■ Data provided
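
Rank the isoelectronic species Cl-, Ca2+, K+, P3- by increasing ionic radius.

All of these have 18 electrons, so size is governed by nuclear charge alone: the more protons, the stronger the pull on the same electron cloud, and the smaller the ion.
Nuclear charges: Ca2+ (Z=20), K+ (Z=19), Cl- (Z=17), P3- (Z=15).
Smallest to largest: Ca2+ < K+ < Cl- < P3-.

Ca2+ < K+ < Cl- < P3-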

■ The problem
Output each line of the material above. Nothing should differ from the original.

■ Response to the task
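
Rank the isoelectronic species Cl-, Ca2+, K+, P3- by increasing ionic radius.

All of these have 18 electrons, so size is governed by nuclear charge alone: the more protons, the stronger the pull on the same electron cloud, and the smaller the ion.
Nuclear charges: Ca2+ (Z=20), K+ (Z=19), Cl- (Z=17), P3- (Z=15).
Smallest to largest: Ca2+ < K+ < Cl- < P3-.

Ca2+ < K+ < Cl- < P3-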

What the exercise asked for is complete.